■ Assignment
The answer is to be the data below, written out in full and exactly.

■ Records for the exercise
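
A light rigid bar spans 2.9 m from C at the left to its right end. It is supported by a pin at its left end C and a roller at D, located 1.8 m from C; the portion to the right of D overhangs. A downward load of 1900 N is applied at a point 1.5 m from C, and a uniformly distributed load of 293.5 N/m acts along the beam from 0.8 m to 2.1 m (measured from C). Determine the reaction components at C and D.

C_x = 0, C_y = 390.9 N, D_y = 1891 N

Resultant of the distributed load: 293.5 × 1.3 = 381.55 N at 1.45 m from C.
Taking moments about C: D_y·1.8 − 1900·1.5 − (293.5·1.3)·1.45 = 0 → D_y = 3403.2475/1.8 = 1890.69 ≈ 1891 N.
ΣF_y = 0: C_y + 1890.69 − 1900 − 293.5·1.3 = 0 → C_y = 390.9 N.
ΣF_x = 0: no horizontal applied forces, so C_x = 0.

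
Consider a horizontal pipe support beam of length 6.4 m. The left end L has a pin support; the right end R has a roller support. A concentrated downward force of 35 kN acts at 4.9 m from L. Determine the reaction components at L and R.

L_x = 0, L_y = 8.203 kN, R_y = 26.80 kN

ΣM about L: R_y·6.4 − 35·4.9 = 0 → R_y = 171.5/6.4 = 26.7969 ≈ 26.80 kN.
ΣF_y = 0: L_y + 26.7969 − 35 = 0 → L_y = 8.203 kN.
ΣF_x = 0: no horizontal applied forces, so L_x = 0.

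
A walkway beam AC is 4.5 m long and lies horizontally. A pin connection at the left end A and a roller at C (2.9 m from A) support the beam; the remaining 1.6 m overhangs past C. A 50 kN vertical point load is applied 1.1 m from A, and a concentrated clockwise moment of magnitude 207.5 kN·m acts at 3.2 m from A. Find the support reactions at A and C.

ΣM about A: C_y·2.9 − 50·1.1 − 207.5 = 0 → C_y = 262.5/2.9 = 90.5172 ≈ 90.52 kN.
ΣF_y = 0: A_y + 90.5172 − 50 = 0 → A_y = -40.52 kN.
ΣF_x = 0: no horizontal applied forces, so A_x = 0.

A_x = 0, A_y = -40.52 kN, C_y = 90.52 kN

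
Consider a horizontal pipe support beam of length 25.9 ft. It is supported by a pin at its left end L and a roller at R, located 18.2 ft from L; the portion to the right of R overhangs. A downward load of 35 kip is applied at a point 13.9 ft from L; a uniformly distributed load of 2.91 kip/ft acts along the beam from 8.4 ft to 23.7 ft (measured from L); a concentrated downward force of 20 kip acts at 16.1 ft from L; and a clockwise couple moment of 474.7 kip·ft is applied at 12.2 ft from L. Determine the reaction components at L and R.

L_x = 0, L_y = -10.25 kip, R_y = 109.8 kip

Resultant of the distributed load: 2.91 × 15.3 = 44.523 kip at 16.05 ft from L.
Moments about L: R_y·18.2 − 35·13.9 − (2.91·15.3)·16.05 − 20·16.1 − 474.7 = 0 → R_y = 1997.79415/18.2 = 109.769 ≈ 109.8 kip.
ΣF_y = 0: L_y + 109.769 − 35 − 2.91·15.3 − 20 = 0 → L_y = -10.25 kip.
ΣF_x = 0: no horizontal applied forces, so L_x = 0.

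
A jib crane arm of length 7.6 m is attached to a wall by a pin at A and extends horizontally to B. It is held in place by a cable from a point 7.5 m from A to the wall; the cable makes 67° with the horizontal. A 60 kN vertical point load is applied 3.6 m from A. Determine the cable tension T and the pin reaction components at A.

ΣM about A: T·sin67°·7.5 − 60·3.6 = 0 → T = 216/(7.5·0.920505) = 31.2872 ≈ 31.29 kN.
ΣF_x = 0: A_x − T·cos67° = 0 → A_x = 31.2872 × 0.390731 = 12.22 kN.
ΣF_y = 0: A_y + T·sin67° − 60 = 0 → A_y = 60 − 31.2872 × 0.920505 = 31.20 kN.

T = 31.29 kN, A_x = 12.22 kN, A_y = 31.20 kN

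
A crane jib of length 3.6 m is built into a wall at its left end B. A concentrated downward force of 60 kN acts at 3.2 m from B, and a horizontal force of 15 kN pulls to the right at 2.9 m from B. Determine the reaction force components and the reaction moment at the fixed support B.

ΣF_x = 0: B_x + 15 = 0 → B_x = -15.00 kN.
ΣF_y = 0: B_y − 60 = 0 → B_y = 60.00 kN.
ΣM about B: M_B − 60·3.2 = 0 → M_B = 192.0 kN·m.

B_x = -15.00 kN, B_y = 60.00 kN, M_B = 192.0 kN·m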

■ Output of the task
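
A light rigid bar spans 2.9 m from C at the left to its right end. It is supported by a pin at its left end C and a roller at D, located 1.8 m from C; the portion to the right of D overhangs. A downward load of 1900 N is applied at a point 1.5 m from C, and a uniformly distributed load of 293.5 N/m acts along the beam from 0.8 m to 2.1 m (measured from C). Determine the reaction components at C and D.

C_x = 0, C_y = 390.9 N, D_y = 1891 N

Resultant of the distributed load: 293.5 × 1.3 = 381.55 N at 1.45 m from C.
Taking moments about C: D_y·1.8 − 1900·1.5 − (293.5·1.3)·1.45 = 0 → D_y = 3403.2475/1.8 = 1890.69 ≈ 1891 N.
ΣF_y = 0: C_y + 1890.69 − 1900 − 293.5·1.3 = 0 → C_y = 390.9 N.
ΣF_x = 0: no horizontal applied forces, so C_x = 0.

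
Consider a horizontal pipe support beam of length 6.4 m. The left end L has a pin support; the right end R has a roller support. A concentrated downward force of 35 kN acts at 4.9 m from L. Determine the reaction components at L and R.

L_x = 0, L_y = 8.203 kN, R_y = 26.80 kN

ΣM about L: R_y·6.4 − 35·4.9 = 0 → R_y = 171.5/6.4 = 26.7969 ≈ 26.80 kN.
ΣF_y = 0: L_y + 26.7969 − 35 = 0 → L_y = 8.203 kN.
ΣF_x = 0: no horizontal applied forces, so L_x = 0.

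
A walkway beam AC is 4.5 m long and lies horizontally. A pin connection at the left end A and a roller at C (2.9 m from A) support the beam; the remaining 1.6 m overhangs past C. A 50 kN vertical point load is applied 1.1 m from A, and a concentrated clockwise moment of magnitude 207.5 kN·m acts at 3.2 m from A. Find the support reactions at A and C.

ΣM about A: C_y·2.9 − 50·1.1 − 207.5 = 0 → C_y = 262.5/2.9 = 90.5172 ≈ 90.52 kN.
ΣF_y = 0: A_y + 90.5172 − 50 = 0 → A_y = -40.52 kN.
ΣF_x = 0: no horizontal applied forces, so A_x = 0.

A_x = 0, A_y = -40.52 kN, C_y = 90.52 kN

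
Consider a horizontal pipe support beam of length 25.9 ft. It is supported by a pin at its left end L and a roller at R, located 18.2 ft from L; the portion to the right of R overhangs. A downward load of 35 kip is applied at a point 13.9 ft from L; a uniformly distributed load of 2.91 kip/ft acts along the beam from 8.4 ft to 23.7 ft (measured from L); a concentrated downward force of 20 kip acts at 16.1 ft from L; and a clockwise couple moment of 474.7 kip·ft is applied at 12.2 ft from L. Determine the reaction components at L and R.

L_x = 0, L_y = -10.25 kip, R_y = 109.8 kip

Resultant of the distributed load: 2.91 × 15.3 = 44.523 kip at 16.05 ft from L.
Moments about L: R_y·18.2 − 35·13.9 − (2.91·15.3)·16.05 − 20·16.1 − 474.7 = 0 → R_y = 1997.79415/18.2 = 109.769 ≈ 109.8 kip.
ΣF_y = 0: L_y + 109.769 − 35 − 2.91·15.3 − 20 = 0 → L_y = -10.25 kip.
ΣF_x = 0: no horizontal applied forces, so L_x = 0.

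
A jib crane arm of length 7.6 m is attached to a wall by a pin at A and extends horizontally to B. It is held in place by a cable from a point 7.5 m from A to the wall; the cable makes 67° with the horizontal. A 60 kN vertical point load is applied 3.6 m from A. Determine the cable tension T and the pin reaction components at A.

ΣM about A: T·sin67°·7.5 − 60·3.6 = 0 → T = 216/(7.5·0.920505) = 31.2872 ≈ 31.29 kN.
ΣF_x = 0: A_x − T·cos67° = 0 → A_x = 31.2872 × 0.390731 = 12.22 kN.
ΣF_y = 0: A_y + T·sin67° − 60 = 0 → A_y = 60 − 31.2872 × 0.920505 = 31.20 kN.

T = 31.29 kN, A_x = 12.22 kN, A_y = 31.20 kN

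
A crane jib of length 3.6 m is built into a wall at its left end B. A concentrated downward force of 60 kN acts at 3.2 m from B, and a horizontal force of 15 kN pulls to the right at 2.9 m from B. Determine the reaction force components and the reaction moment at the fixed support B.

ΣF_x = 0: B_x + 15 = 0 → B_x = -15.00 kN.
ΣF_y = 0: B_y − 60 = 0 → B_y = 60.00 kN.
ΣM about B: M_B − 60·3.2 = 0 → M_B = 192.0 kN·m.

B_x = -15.00 kN, B_y = 60.00 kN, M_B = 192.0 kN·m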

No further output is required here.